- **HOW TO COMPLETE THIS TASK**: Would you restate all the data that follows, word for word?

- **RECORDED INFORMATION**:
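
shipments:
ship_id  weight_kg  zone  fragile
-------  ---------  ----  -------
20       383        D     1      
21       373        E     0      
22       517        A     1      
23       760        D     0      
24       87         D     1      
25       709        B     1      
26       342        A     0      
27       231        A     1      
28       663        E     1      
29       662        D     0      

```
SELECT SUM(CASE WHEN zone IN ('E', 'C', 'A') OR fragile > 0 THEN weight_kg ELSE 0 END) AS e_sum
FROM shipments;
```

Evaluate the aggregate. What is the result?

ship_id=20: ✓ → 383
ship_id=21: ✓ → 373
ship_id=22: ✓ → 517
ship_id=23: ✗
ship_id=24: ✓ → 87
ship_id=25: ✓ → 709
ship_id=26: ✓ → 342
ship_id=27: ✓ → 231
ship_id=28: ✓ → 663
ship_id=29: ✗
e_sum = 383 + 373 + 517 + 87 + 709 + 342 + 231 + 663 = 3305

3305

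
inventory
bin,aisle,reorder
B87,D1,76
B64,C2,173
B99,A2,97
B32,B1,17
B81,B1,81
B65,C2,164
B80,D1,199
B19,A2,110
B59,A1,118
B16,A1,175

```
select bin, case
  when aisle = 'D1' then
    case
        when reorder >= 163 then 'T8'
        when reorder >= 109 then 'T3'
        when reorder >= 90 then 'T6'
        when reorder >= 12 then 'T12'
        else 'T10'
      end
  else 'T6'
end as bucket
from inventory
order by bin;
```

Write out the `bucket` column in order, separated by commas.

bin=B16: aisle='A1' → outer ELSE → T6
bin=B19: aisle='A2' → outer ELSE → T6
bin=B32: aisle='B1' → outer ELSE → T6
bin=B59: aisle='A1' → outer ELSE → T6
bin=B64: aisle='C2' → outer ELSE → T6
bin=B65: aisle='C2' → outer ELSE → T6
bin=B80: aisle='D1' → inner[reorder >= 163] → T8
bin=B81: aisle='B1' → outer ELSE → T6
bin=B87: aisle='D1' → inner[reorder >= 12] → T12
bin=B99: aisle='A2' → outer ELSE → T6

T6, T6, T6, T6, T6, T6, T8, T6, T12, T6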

- **EXERCISE SOLUTION**:
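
shipments:
ship_id  weight_kg  zone  fragile
-------  ---------  ----  -------
20       383        D     1      
21       373        E     0      
22       517        A     1      
23       760        D     0      
24       87         D     1      
25       709        B     1      
26       342        A     0      
27       231        A     1      
28       663        E     1      
29       662        D     0      

```
SELECT SUM(CASE WHEN zone IN ('E', 'C', 'A') OR fragile > 0 THEN weight_kg ELSE 0 END) AS e_sum
FROM shipments;
```

Evaluate the aggregate. What is the result?

ship_id=20: ✓ → 383
ship_id=21: ✓ → 373
ship_id=22: ✓ → 517
ship_id=23: ✗
ship_id=24: ✓ → 87
ship_id=25: ✓ → 709
ship_id=26: ✓ → 342
ship_id=27: ✓ → 231
ship_id=28: ✓ → 663
ship_id=29: ✗
e_sum = 383 + 373 + 517 + 87 + 709 + 342 + 231 + 663 = 3305

3305

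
inventory
bin,aisle,reorder
B87,D1,76
B64,C2,173
B99,A2,97
B32,B1,17
B81,B1,81
B65,C2,164
B80,D1,199
B19,A2,110
B59,A1,118
B16,A1,175

```
select bin, case
  when aisle = 'D1' then
    case
        when reorder >= 163 then 'T8'
        when reorder >= 109 then 'T3'
        when reorder >= 90 then 'T6'
        when reorder >= 12 then 'T12'
        else 'T10'
      end
  else 'T6'
end as bucket
from inventory
order by bin;
```

Write out the `bucket` column in order, separated by commas.

bin=B16: aisle='A1' → outer ELSE → T6
bin=B19: aisle='A2' → outer ELSE → T6
bin=B32: aisle='B1' → outer ELSE → T6
bin=B59: aisle='A1' → outer ELSE → T6
bin=B64: aisle='C2' → outer ELSE → T6
bin=B65: aisle='C2' → outer ELSE → T6
bin=B80: aisle='D1' → inner[reorder >= 163] → T8
bin=B81: aisle='B1' → outer ELSE → T6
bin=B87: aisle='D1' → inner[reorder >= 12] → T12
bin=B99: aisle='A2' → outer ELSE → T6

T6, T6, T6, T6, T6, T6, T8, T6, T12, T6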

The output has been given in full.